◆ **Input records**

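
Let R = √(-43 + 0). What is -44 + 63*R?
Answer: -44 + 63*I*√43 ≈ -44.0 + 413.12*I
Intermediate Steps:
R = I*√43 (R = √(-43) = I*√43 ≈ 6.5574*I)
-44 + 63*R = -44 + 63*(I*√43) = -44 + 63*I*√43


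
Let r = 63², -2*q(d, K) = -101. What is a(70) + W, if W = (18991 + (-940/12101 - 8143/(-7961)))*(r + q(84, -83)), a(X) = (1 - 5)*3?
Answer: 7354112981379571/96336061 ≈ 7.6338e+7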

...

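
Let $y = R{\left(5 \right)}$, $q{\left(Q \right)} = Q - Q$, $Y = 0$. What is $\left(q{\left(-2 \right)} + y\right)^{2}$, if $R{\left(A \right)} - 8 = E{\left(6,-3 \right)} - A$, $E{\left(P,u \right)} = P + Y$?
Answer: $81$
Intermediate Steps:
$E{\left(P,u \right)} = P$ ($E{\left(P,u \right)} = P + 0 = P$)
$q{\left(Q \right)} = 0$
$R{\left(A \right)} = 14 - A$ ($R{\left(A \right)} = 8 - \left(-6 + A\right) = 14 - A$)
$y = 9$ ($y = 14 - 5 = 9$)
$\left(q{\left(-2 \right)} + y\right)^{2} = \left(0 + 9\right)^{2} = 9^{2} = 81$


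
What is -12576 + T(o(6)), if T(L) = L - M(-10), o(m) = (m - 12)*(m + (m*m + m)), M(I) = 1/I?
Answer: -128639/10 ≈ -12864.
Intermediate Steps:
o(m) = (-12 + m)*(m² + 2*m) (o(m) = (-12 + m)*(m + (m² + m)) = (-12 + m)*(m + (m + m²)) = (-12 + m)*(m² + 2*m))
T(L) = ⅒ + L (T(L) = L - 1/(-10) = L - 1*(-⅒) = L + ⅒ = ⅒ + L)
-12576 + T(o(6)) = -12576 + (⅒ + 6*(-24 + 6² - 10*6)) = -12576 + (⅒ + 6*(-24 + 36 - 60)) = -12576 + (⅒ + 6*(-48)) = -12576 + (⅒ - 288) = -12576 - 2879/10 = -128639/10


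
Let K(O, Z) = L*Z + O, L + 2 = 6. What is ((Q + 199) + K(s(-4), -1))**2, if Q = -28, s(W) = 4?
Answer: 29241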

* * *

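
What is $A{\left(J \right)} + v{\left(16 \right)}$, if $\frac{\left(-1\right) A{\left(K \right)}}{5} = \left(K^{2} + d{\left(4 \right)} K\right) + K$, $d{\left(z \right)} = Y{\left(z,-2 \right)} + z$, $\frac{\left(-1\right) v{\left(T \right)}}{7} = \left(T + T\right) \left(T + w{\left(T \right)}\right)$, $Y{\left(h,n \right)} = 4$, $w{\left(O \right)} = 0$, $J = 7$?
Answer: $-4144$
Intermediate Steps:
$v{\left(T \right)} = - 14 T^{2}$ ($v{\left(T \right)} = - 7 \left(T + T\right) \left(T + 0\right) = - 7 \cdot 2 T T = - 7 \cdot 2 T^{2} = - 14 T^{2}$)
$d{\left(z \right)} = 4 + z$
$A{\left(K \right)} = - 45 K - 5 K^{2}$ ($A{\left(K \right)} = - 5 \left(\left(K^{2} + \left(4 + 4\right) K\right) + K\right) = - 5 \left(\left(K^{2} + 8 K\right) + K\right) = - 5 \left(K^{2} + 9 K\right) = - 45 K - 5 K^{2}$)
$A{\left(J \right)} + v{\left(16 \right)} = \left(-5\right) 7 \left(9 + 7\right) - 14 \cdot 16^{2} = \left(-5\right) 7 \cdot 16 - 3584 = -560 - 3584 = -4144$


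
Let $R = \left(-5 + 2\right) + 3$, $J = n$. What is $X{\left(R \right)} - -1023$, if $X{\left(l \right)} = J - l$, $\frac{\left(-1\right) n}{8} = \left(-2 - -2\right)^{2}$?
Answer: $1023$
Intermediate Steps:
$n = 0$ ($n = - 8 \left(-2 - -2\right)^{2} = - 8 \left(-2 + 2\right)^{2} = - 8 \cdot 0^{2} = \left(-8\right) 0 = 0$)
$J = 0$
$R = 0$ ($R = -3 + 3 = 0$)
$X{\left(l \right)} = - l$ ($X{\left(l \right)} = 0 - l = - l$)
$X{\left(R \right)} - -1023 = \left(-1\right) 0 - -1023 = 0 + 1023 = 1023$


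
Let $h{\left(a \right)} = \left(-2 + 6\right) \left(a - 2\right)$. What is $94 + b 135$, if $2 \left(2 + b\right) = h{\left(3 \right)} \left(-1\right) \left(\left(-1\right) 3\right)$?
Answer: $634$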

◆ **The task**
Your answer must consist solely of the lines above between the line holding "Answer: -44 + 63*I*√43 ≈ -44.0 + 413.12*I" and the line holding "Answer: 7354112981379571/96336061 ≈ 7.6338e+7", inclusive, copied exactly.

◆ **Expected output**
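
Answer: -44 + 63*I*√43 ≈ -44.0 + 413.12*I
Intermediate Steps:
R = I*√43 (R = √(-43) = I*√43 ≈ 6.5574*I)
-44 + 63*R = -44 + 63*(I*√43) = -44 + 63*I*√43


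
Let r = 63², -2*q(d, K) = -101. What is a(70) + W, if W = (18991 + (-940/12101 - 8143/(-7961)))*(r + q(84, -83)), a(X) = (1 - 5)*3?
Answer: 7354112981379571/96336061 ≈ 7.6338e+7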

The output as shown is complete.